WORK INSTRUCTION >> Exactly as they stand, write out all of the entries again.

Stored data entries
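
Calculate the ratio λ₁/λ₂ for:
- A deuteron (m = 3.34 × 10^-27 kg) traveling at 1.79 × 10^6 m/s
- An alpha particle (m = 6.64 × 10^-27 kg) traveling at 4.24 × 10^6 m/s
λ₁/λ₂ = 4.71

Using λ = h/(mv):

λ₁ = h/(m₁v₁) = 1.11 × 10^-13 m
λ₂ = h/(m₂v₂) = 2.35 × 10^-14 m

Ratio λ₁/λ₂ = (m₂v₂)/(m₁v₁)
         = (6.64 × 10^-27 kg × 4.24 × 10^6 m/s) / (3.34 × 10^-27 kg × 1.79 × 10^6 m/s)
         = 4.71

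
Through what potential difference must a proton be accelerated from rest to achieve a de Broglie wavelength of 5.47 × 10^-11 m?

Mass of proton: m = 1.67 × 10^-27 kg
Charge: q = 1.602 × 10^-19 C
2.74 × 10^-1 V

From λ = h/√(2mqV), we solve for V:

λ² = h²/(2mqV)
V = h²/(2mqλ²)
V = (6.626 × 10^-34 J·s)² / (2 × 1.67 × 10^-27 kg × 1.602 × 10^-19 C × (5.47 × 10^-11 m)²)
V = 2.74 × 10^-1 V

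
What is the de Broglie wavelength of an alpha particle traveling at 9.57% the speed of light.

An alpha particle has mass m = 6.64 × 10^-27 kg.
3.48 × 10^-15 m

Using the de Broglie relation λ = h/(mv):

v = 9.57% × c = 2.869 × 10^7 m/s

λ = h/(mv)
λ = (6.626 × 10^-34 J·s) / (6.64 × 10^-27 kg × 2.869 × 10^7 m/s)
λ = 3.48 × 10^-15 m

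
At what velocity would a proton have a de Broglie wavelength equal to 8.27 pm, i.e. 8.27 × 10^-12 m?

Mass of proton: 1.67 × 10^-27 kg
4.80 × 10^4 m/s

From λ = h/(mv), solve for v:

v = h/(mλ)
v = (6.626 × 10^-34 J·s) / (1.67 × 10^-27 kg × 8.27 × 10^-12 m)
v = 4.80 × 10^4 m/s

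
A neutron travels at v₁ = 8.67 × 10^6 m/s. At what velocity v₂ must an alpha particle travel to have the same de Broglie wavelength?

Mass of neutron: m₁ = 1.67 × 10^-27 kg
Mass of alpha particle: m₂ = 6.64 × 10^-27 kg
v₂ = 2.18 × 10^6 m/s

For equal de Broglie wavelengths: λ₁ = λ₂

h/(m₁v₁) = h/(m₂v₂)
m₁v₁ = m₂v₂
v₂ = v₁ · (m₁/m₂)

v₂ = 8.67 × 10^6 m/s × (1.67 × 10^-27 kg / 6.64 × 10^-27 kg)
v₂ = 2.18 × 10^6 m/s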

SOLVED EXERCISE >>
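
Calculate the ratio λ₁/λ₂ for:
- A deuteron (m = 3.34 × 10^-27 kg) traveling at 1.79 × 10^6 m/s
- An alpha particle (m = 6.64 × 10^-27 kg) traveling at 4.24 × 10^6 m/s
λ₁/λ₂ = 4.71

Using λ = h/(mv):

λ₁ = h/(m₁v₁) = 1.11 × 10^-13 m
λ₂ = h/(m₂v₂) = 2.35 × 10^-14 m

Ratio λ₁/λ₂ = (m₂v₂)/(m₁v₁)
         = (6.64 × 10^-27 kg × 4.24 × 10^6 m/s) / (3.34 × 10^-27 kg × 1.79 × 10^6 m/s)
         = 4.71

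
Through what potential difference must a proton be accelerated from rest to achieve a de Broglie wavelength of 5.47 × 10^-11 m?

Mass of proton: m = 1.67 × 10^-27 kg
Charge: q = 1.602 × 10^-19 C
2.74 × 10^-1 V

From λ = h/√(2mqV), we solve for V:

λ² = h²/(2mqV)
V = h²/(2mqλ²)
V = (6.626 × 10^-34 J·s)² / (2 × 1.67 × 10^-27 kg × 1.602 × 10^-19 C × (5.47 × 10^-11 m)²)
V = 2.74 × 10^-1 V

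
What is the de Broglie wavelength of an alpha particle traveling at 9.57% the speed of light.

An alpha particle has mass m = 6.64 × 10^-27 kg.
3.48 × 10^-15 m

Using the de Broglie relation λ = h/(mv):

v = 9.57% × c = 2.869 × 10^7 m/s

λ = h/(mv)
λ = (6.626 × 10^-34 J·s) / (6.64 × 10^-27 kg × 2.869 × 10^7 m/s)
λ = 3.48 × 10^-15 m

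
At what velocity would a proton have a de Broglie wavelength equal to 8.27 pm, i.e. 8.27 × 10^-12 m?

Mass of proton: 1.67 × 10^-27 kg
4.80 × 10^4 m/s

From λ = h/(mv), solve for v:

v = h/(mλ)
v = (6.626 × 10^-34 J·s) / (1.67 × 10^-27 kg × 8.27 × 10^-12 m)
v = 4.80 × 10^4 m/s

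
A neutron travels at v₁ = 8.67 × 10^6 m/s. At what velocity v₂ must an alpha particle travel to have the same de Broglie wavelength?

Mass of neutron: m₁ = 1.67 × 10^-27 kg
Mass of alpha particle: m₂ = 6.64 × 10^-27 kg
v₂ = 2.18 × 10^6 m/s

For equal de Broglie wavelengths: λ₁ = λ₂

h/(m₁v₁) = h/(m₂v₂)
m₁v₁ = m₂v₂
v₂ = v₁ · (m₁/m₂)

v₂ = 8.67 × 10^6 m/s × (1.67 × 10^-27 kg / 6.64 × 10^-27 kg)
v₂ = 2.18 × 10^6 m/s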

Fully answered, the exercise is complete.